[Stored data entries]
+ + +

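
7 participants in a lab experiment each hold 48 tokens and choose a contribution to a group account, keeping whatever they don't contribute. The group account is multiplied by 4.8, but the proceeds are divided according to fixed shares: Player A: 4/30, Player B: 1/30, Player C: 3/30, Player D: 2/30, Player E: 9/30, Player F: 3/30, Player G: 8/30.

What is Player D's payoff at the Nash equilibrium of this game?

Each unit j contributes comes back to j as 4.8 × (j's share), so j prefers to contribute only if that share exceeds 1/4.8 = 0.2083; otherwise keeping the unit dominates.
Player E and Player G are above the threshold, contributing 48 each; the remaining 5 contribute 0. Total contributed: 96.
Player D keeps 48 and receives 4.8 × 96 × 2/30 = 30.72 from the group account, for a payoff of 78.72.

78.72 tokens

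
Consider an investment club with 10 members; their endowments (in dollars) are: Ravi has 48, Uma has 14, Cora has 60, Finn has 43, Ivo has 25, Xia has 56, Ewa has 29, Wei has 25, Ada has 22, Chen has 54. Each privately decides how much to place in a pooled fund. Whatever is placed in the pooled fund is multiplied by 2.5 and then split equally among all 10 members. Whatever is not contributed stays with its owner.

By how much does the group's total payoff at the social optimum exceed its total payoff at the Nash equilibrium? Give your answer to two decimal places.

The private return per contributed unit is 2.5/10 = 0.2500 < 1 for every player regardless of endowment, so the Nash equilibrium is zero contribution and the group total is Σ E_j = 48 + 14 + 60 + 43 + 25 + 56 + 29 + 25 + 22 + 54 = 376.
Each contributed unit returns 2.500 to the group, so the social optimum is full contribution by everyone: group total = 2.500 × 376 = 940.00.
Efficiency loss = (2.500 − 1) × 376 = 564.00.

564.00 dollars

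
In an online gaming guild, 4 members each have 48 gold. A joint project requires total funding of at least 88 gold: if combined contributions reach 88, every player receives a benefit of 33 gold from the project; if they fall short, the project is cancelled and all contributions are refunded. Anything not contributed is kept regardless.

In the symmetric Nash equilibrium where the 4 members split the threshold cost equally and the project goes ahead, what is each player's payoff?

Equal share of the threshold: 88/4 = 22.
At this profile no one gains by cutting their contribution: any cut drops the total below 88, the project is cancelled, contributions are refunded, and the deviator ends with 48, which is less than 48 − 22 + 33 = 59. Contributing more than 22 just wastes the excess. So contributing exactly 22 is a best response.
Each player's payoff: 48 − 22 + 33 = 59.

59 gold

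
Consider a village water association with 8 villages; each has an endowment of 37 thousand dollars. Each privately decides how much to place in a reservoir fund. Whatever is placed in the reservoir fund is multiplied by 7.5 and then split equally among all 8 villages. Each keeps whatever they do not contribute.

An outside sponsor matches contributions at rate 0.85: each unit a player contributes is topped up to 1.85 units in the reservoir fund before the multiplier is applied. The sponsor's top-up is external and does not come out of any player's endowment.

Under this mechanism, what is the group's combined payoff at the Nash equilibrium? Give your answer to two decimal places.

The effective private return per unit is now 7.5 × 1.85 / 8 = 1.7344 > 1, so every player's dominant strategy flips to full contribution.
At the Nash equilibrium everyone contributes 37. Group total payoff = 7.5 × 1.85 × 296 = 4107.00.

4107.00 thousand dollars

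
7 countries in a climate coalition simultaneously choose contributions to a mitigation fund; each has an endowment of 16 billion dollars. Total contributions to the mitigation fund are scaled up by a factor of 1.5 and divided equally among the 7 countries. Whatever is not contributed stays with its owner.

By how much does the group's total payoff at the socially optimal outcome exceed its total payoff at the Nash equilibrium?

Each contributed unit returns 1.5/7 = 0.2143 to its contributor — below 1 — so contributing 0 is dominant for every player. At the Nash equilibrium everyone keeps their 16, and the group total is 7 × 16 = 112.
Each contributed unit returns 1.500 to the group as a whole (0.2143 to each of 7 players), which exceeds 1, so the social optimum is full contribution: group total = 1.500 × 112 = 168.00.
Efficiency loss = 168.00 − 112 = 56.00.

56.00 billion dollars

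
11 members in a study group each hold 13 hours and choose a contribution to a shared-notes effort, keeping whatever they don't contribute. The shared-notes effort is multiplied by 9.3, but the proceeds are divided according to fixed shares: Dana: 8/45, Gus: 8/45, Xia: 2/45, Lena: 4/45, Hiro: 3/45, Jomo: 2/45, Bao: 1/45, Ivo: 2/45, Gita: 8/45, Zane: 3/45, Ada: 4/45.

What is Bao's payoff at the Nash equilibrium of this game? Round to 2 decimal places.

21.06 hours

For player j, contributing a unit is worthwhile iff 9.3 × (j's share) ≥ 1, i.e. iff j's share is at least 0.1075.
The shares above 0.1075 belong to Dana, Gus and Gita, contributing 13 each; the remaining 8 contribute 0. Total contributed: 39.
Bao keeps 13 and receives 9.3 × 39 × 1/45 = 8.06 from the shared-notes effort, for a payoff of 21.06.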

+ + +

• Assignment:
Look through the records above for the string "stays", then copy every line that has it.

• Exercise answer:
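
Consider an investment club with 10 members; their endowments (in dollars) are: Ravi has 48, Uma has 14, Cora has 60, Finn has 43, Ivo has 25, Xia has 56, Ewa has 29, Wei has 25, Ada has 22, Chen has 54. Each privately decides how much to place in a pooled fund. Whatever is placed in the pooled fund is multiplied by 2.5 and then split equally among all 10 members. Whatever is not contributed stays with its owner.
7 countries in a climate coalition simultaneously choose contributions to a mitigation fund; each has an endowment of 16 billion dollars. Total contributions to the mitigation fund are scaled up by a factor of 1.5 and divided equally among the 7 countries. Whatever is not contributed stays with its owner.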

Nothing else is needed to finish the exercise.